Work instruction: Where the line with "Using the classical" appears below, start writing out lines exactly, and finish with the line with "y' = 0.79t^2", which is included; write out nothing else.

[[ Material for the task, beginning ]]

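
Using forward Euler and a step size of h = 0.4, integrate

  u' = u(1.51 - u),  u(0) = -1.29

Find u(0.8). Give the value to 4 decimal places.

Euler: u_{n+1} = u_n + h·f(x_n, u_n).
x=0.000000, u=-1.290000: f=-3.612000 → u ← -1.290000 + 0.4·(-3.612000) = -2.734800
x=0.400000, u=-2.734800: f=-11.608679 → u ← -2.734800 + 0.4·(-11.608679) = -7.378272
u(0.8) ≈ -7.3783

-7.3783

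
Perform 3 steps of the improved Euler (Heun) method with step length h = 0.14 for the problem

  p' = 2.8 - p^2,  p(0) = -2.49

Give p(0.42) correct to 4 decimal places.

Heun: k1 = f(t_n, p_n); k2 = f(t_n + h, p_n + h·k1); p_{n+1} = p_n + (h/2)·(k1 + k2).
t=0.000000, p=-2.490000:
  k1 = f(0.000000, -2.490000) = -3.400100
  k2 = f(0.140000, -2.966014) = -5.997239
  p ← -2.490000 + (0.14/2)·(-3.400100 + (-5.997239)) = -3.147814
t=0.140000, p=-3.147814:
  k1 = f(0.140000, -3.147814) = -7.108731
  k2 = f(0.280000, -4.143036) = -14.364748
  p ← -3.147814 + (0.14/2)·(-7.108731 + (-14.364748)) = -4.650957
t=0.280000, p=-4.650957:
  k1 = f(0.280000, -4.650957) = -18.831404
  k2 = f(0.420000, -7.287354) = -50.305526
  p ← -4.650957 + (0.14/2)·(-18.831404 + (-50.305526)) = -9.490542
p(0.42) ≈ -9.4905

-9.4905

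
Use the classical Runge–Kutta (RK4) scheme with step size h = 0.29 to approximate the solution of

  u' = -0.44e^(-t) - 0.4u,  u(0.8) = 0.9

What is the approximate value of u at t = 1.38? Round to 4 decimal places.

0.6369

RK4: k1 = f(t_n, u_n); k2 = f(t_n + h/2, u_n + (h/2)·k1); k3 = f(t_n + h/2, u_n + (h/2)·k2); k4 = f(t_n + h, u_n + h·k3); u_{n+1} = u_n + (h/6)·(k1 + 2k2 + 2k3 + k4).
t=0.800000, u=0.900000:
  k1 = f(0.800000, 0.900000) = -0.557705
  k2 = f(0.945000, 0.819133) = -0.498672
  k3 = f(0.945000, 0.827693) = -0.502096
  k4 = f(1.090000, 0.754392) = -0.449692
  u ← 0.900000 + (0.29/6)·(k1 + 2k2 + 2k3 + k4) = 0.754568
t=1.090000, u=0.754568:
  k1 = f(1.090000, 0.754568) = -0.449763
  k2 = f(1.235000, 0.689353) = -0.403708
  k3 = f(1.235000, 0.696031) = -0.406380
  k4 = f(1.380000, 0.636718) = -0.365382
  u ← 0.754568 + (0.29/6)·(k1 + 2k2 + 2k3 + k4) = 0.636861
u(1.38) ≈ 0.6369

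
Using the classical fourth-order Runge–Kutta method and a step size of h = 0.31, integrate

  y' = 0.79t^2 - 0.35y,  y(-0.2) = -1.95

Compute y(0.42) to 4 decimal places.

RK4: k1 = f(t_n, y_n); k2 = f(t_n + h/2, y_n + (h/2)·k1); k3 = f(t_n + h/2, y_n + (h/2)·k2); k4 = f(t_n + h, y_n + h·k3); y_{n+1} = y_n + (h/6)·(k1 + 2k2 + 2k3 + k4).
t=-0.200000, y=-1.950000:
  k1 = f(-0.200000, -1.950000) = 0.714100
  k2 = f(-0.045000, -1.839314) = 0.645360
  k3 = f(-0.045000, -1.849969) = 0.649089
  k4 = f(0.110000, -1.748782) = 0.621633
  y ← -1.950000 + (0.31/6)·(k1 + 2k2 + 2k3 + k4) = -1.747227
t=0.110000, y=-1.747227:
  k1 = f(0.110000, -1.747227) = 0.621089
  k2 = f(0.265000, -1.650959) = 0.633313
  k3 = f(0.265000, -1.649064) = 0.632650
  k4 = f(0.420000, -1.551106) = 0.682243
  y ← -1.747227 + (0.31/6)·(k1 + 2k2 + 2k3 + k4) = -1.549072
y(0.42) ≈ -1.5491

-1.5491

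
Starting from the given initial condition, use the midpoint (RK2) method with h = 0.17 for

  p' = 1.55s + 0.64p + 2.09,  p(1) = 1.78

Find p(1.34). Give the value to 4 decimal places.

3.6862

Midpoint: k1 = f(s_n, p_n); k2 = f(s_n + h/2, p_n + (h/2)·k1); p_{n+1} = p_n + h·k2.
s=1.000000, p=1.780000:
  k1 = f(1.000000, 1.780000) = 4.779200
  k2 = f(1.085000, 2.186232) = 5.170938
  p ← 1.780000 + 0.17·5.170938 = 2.659060
s=1.170000, p=2.659060:
  k1 = f(1.170000, 2.659060) = 5.605298
  k2 = f(1.255000, 3.135510) = 6.041976
  p ← 2.659060 + 0.17·6.041976 = 3.686196
p(1.34) ≈ 3.6862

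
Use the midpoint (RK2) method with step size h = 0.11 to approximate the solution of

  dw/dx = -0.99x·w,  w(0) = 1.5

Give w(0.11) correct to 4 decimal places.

1.4910

Midpoint: k1 = f(x_n, w_n); k2 = f(x_n + h/2, w_n + (h/2)·k1); w_{n+1} = w_n + h·k2.
x=0.000000, w=1.500000:
  k1 = f(0.000000, 1.500000) = 0.000000
  k2 = f(0.055000, 1.500000) = -0.081675
  w ← 1.500000 + 0.11·(-0.081675) = 1.491016
w(0.11) ≈ 1.4910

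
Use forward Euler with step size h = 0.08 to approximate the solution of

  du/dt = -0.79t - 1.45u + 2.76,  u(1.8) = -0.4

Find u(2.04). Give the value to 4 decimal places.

-0.0056

Euler: u_{n+1} = u_n + h·f(t_n, u_n).
t=1.800000, u=-0.400000: f=1.918000 → u ← -0.400000 + 0.08·1.918000 = -0.246560
t=1.880000, u=-0.246560: f=1.632312 → u ← -0.246560 + 0.08·1.632312 = -0.115975
t=1.960000, u=-0.115975: f=1.379764 → u ← -0.115975 + 0.08·1.379764 = -0.005594
u(2.04) ≈ -0.0056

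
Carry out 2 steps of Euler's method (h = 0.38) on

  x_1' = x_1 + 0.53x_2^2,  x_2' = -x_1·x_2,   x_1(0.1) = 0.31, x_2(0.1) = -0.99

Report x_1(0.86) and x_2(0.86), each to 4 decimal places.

Euler on (x_1,x_2): x_1_{n+1} = x_1_n + h·x_1', x_2_{n+1} = x_2_n + h·x_2'.
0.100000: (0.310000, -0.990000); f=(0.829453, 0.306900) → (0.625192, -0.873378)
0.480000: (0.625192, -0.873378); f=(1.029470, 0.546029) → (1.016391, -0.665887)
(x_1(0.86), x_2(0.86)) ≈ (1.0164, -0.6659)

1.0164, -0.6659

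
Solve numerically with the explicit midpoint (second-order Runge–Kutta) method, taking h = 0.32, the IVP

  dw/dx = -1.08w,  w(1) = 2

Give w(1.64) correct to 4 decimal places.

1.0199

Midpoint: k1 = f(x_n, w_n); k2 = f(x_n + h/2, w_n + (h/2)·k1); w_{n+1} = w_n + h·k2.
x=1.000000, w=2.000000:
  k1 = f(1.000000, 2.000000) = -2.160000
  k2 = f(1.160000, 1.654400) = -1.786752
  w ← 2.000000 + 0.32·(-1.786752) = 1.428239
x=1.320000, w=1.428239:
  k1 = f(1.320000, 1.428239) = -1.542499
  k2 = f(1.480000, 1.181440) = -1.275955
  w ← 1.428239 + 0.32·(-1.275955) = 1.019934
w(1.64) ≈ 1.0199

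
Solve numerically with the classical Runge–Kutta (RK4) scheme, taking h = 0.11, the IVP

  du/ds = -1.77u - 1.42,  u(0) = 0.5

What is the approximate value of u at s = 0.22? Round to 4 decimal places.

0.0800

RK4: k1 = f(s_n, u_n); k2 = f(s_n + h/2, u_n + (h/2)·k1); k3 = f(s_n + h/2, u_n + (h/2)·k2); k4 = f(s_n + h, u_n + h·k3); u_{n+1} = u_n + (h/6)·(k1 + 2k2 + 2k3 + k4).
s=0.000000, u=0.500000:
  k1 = f(0.000000, 0.500000) = -2.305000
  k2 = f(0.055000, 0.373225) = -2.080608
  k3 = f(0.055000, 0.385567) = -2.102453
  k4 = f(0.110000, 0.268730) = -1.895652
  u ← 0.500000 + (0.11/6)·(k1 + 2k2 + 2k3 + k4) = 0.269609
s=0.110000, u=0.269609:
  k1 = f(0.110000, 0.269609) = -1.897208
  k2 = f(0.165000, 0.165263) = -1.712515
  k3 = f(0.165000, 0.175421) = -1.730495
  k4 = f(0.220000, 0.079255) = -1.560281
  u ← 0.269609 + (0.11/6)·(k1 + 2k2 + 2k3 + k4) = 0.079978
u(0.22) ≈ 0.0800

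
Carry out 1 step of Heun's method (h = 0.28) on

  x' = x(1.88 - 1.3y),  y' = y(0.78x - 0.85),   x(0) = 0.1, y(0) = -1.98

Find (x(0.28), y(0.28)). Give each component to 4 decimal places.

0.2850, -1.6194

Heun on (x,y): k1 = f(t_n, state_n); k2 = f(t_n + h, state_n + h·k1); state_{n+1} = state_n + (h/2)·(k1 + k2).
0.000000: (0.100000, -1.980000)
  k1 = (0.445400, 1.528560)
  predictor → (0.224712, -1.552003)
  k2 = (0.875838, 1.047175)
  → (0.284973, -1.619397)
(x(0.28), y(0.28)) ≈ (0.2850, -1.6194)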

[[ Material for the task, end ]]

Answer space:
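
Using the classical fourth-order Runge–Kutta method and a step size of h = 0.31, integrate

  y' = 0.79t^2 - 0.35y,  y(-0.2) = -1.95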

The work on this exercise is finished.